• ABOUT THIS TASK: Restate the whole of the data verbatim, omitting nothing.

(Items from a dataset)
_____

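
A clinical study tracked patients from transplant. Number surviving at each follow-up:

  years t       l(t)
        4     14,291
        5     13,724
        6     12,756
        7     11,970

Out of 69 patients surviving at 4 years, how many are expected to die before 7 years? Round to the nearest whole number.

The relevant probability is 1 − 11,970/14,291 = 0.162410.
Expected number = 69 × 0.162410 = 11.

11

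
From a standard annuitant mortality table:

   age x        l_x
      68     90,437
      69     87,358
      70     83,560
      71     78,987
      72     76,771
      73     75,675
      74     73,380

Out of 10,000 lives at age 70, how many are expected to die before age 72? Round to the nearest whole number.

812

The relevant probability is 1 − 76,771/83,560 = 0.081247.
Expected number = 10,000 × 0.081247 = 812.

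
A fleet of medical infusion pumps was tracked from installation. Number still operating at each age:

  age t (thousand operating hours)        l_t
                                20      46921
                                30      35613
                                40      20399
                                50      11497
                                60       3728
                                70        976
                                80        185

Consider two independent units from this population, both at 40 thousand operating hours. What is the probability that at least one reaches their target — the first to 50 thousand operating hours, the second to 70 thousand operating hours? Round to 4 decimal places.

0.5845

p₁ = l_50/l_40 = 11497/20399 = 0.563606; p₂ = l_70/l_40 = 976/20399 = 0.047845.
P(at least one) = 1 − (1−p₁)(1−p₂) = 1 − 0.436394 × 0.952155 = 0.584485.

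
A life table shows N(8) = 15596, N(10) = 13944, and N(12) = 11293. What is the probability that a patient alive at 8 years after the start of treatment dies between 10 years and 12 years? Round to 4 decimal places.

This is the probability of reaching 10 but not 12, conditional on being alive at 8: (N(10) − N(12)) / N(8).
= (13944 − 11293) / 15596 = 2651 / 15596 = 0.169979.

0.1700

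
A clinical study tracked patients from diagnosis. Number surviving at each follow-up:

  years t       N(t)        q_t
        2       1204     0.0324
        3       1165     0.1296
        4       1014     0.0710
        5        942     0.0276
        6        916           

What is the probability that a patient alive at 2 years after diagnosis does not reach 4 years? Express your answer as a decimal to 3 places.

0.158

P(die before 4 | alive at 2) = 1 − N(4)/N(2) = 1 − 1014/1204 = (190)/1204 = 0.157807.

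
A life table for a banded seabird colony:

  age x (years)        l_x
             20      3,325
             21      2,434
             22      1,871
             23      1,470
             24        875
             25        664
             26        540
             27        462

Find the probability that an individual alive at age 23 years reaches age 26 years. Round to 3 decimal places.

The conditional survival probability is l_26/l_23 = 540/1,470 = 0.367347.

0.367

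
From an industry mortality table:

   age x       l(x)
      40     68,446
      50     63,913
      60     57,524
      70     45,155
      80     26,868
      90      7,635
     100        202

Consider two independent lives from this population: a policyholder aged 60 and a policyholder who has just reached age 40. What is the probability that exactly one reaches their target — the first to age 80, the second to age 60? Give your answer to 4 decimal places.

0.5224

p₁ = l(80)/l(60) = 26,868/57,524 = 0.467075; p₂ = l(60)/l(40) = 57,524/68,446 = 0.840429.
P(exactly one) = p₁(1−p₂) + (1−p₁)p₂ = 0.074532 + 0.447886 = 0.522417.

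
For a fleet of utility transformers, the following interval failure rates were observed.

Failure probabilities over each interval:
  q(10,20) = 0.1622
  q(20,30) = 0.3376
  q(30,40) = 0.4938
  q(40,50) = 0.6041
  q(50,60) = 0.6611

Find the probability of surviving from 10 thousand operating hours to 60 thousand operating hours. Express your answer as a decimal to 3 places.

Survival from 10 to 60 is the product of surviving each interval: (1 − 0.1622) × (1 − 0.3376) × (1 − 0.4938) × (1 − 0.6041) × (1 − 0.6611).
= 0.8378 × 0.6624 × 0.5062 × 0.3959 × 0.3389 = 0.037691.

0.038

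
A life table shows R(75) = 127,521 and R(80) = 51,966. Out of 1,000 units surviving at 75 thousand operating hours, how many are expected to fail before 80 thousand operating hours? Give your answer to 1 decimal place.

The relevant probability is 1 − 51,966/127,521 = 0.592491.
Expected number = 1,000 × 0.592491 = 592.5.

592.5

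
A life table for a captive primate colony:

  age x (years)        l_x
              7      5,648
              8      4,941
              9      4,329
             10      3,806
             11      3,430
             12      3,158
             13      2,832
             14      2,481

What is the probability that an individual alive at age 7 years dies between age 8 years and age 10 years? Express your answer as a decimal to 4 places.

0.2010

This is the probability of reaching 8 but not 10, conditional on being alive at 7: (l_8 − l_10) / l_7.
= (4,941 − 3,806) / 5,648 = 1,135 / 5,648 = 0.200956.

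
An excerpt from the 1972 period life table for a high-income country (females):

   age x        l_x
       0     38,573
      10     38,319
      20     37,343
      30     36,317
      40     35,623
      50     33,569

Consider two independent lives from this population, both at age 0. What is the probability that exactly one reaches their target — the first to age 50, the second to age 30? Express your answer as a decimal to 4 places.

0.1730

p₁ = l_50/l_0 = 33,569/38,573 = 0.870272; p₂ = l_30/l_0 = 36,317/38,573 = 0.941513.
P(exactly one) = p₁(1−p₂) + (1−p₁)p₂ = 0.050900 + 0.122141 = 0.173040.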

_____

• ANSWER FOR THIS EXERCISE:
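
A clinical study tracked patients from transplant. Number surviving at each follow-up:

  years t       l(t)
        4     14,291
        5     13,724
        6     12,756
        7     11,970

Out of 69 patients surviving at 4 years, how many are expected to die before 7 years? Round to the nearest whole number.

The relevant probability is 1 − 11,970/14,291 = 0.162410.
Expected number = 69 × 0.162410 = 11.

11

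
From a standard annuitant mortality table:

   age x        l_x
      68     90,437
      69     87,358
      70     83,560
      71     78,987
      72     76,771
      73     75,675
      74     73,380

Out of 10,000 lives at age 70, how many are expected to die before age 72? Round to the nearest whole number.

812

The relevant probability is 1 − 76,771/83,560 = 0.081247.
Expected number = 10,000 × 0.081247 = 812.

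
A fleet of medical infusion pumps was tracked from installation. Number still operating at each age:

  age t (thousand operating hours)        l_t
                                20      46921
                                30      35613
                                40      20399
                                50      11497
                                60       3728
                                70        976
                                80        185

Consider two independent units from this population, both at 40 thousand operating hours. What is the probability that at least one reaches their target — the first to 50 thousand operating hours, the second to 70 thousand operating hours? Round to 4 decimal places.

0.5845

p₁ = l_50/l_40 = 11497/20399 = 0.563606; p₂ = l_70/l_40 = 976/20399 = 0.047845.
P(at least one) = 1 − (1−p₁)(1−p₂) = 1 − 0.436394 × 0.952155 = 0.584485.

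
A life table shows N(8) = 15596, N(10) = 13944, and N(12) = 11293. What is the probability that a patient alive at 8 years after the start of treatment dies between 10 years and 12 years? Round to 4 decimal places.

This is the probability of reaching 10 but not 12, conditional on being alive at 8: (N(10) − N(12)) / N(8).
= (13944 − 11293) / 15596 = 2651 / 15596 = 0.169979.

0.1700

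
A clinical study tracked patients from diagnosis. Number surviving at each follow-up:

  years t       N(t)        q_t
        2       1204     0.0324
        3       1165     0.1296
        4       1014     0.0710
        5        942     0.0276
        6        916           

What is the probability that a patient alive at 2 years after diagnosis does not reach 4 years? Express your answer as a decimal to 3 places.

0.158

P(die before 4 | alive at 2) = 1 − N(4)/N(2) = 1 − 1014/1204 = (190)/1204 = 0.157807.

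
A life table for a banded seabird colony:

  age x (years)        l_x
             20      3,325
             21      2,434
             22      1,871
             23      1,470
             24        875
             25        664
             26        540
             27        462

Find the probability that an individual alive at age 23 years reaches age 26 years. Round to 3 decimal places.

The conditional survival probability is l_26/l_23 = 540/1,470 = 0.367347.

0.367

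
From an industry mortality table:

   age x       l(x)
      40     68,446
      50     63,913
      60     57,524
      70     45,155
      80     26,868
      90      7,635
     100        202

Consider two independent lives from this population: a policyholder aged 60 and a policyholder who has just reached age 40. What is the probability that exactly one reaches their target — the first to age 80, the second to age 60? Give your answer to 4 decimal places.

0.5224

p₁ = l(80)/l(60) = 26,868/57,524 = 0.467075; p₂ = l(60)/l(40) = 57,524/68,446 = 0.840429.
P(exactly one) = p₁(1−p₂) + (1−p₁)p₂ = 0.074532 + 0.447886 = 0.522417.

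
For a fleet of utility transformers, the following interval failure rates were observed.

Failure probabilities over each interval:
  q(10,20) = 0.1622
  q(20,30) = 0.3376
  q(30,40) = 0.4938
  q(40,50) = 0.6041
  q(50,60) = 0.6611

Find the probability of surviving from 10 thousand operating hours to 60 thousand operating hours. Express your answer as a decimal to 3 places.

Survival from 10 to 60 is the product of surviving each interval: (1 − 0.1622) × (1 − 0.3376) × (1 − 0.4938) × (1 − 0.6041) × (1 − 0.6611).
= 0.8378 × 0.6624 × 0.5062 × 0.3959 × 0.3389 = 0.037691.

0.038

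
A life table shows R(75) = 127,521 and R(80) = 51,966. Out of 1,000 units surviving at 75 thousand operating hours, how many are expected to fail before 80 thousand operating hours? Give your answer to 1 decimal place.

The relevant probability is 1 − 51,966/127,521 = 0.592491.
Expected number = 1,000 × 0.592491 = 592.5.

592.5

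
A life table for a captive primate colony:

  age x (years)        l_x
              7      5,648
              8      4,941
              9      4,329
             10      3,806
             11      3,430
             12      3,158
             13      2,832
             14      2,481

What is the probability that an individual alive at age 7 years dies between age 8 years and age 10 years? Express your answer as a decimal to 4 places.

0.2010

This is the probability of reaching 8 but not 10, conditional on being alive at 7: (l_8 − l_10) / l_7.
= (4,941 − 3,806) / 5,648 = 1,135 / 5,648 = 0.200956.

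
An excerpt from the 1972 period life table for a high-income country (females):

   age x        l_x
       0     38,573
      10     38,319
      20     37,343
      30     36,317
      40     35,623
      50     33,569

Consider two independent lives from this population, both at age 0. What is the probability that exactly one reaches their target — the first to age 50, the second to age 30? Express your answer as a decimal to 4 places.

0.1730

p₁ = l_50/l_0 = 33,569/38,573 = 0.870272; p₂ = l_30/l_0 = 36,317/38,573 = 0.941513.
P(exactly one) = p₁(1−p₂) + (1−p₁)p₂ = 0.050900 + 0.122141 = 0.173040.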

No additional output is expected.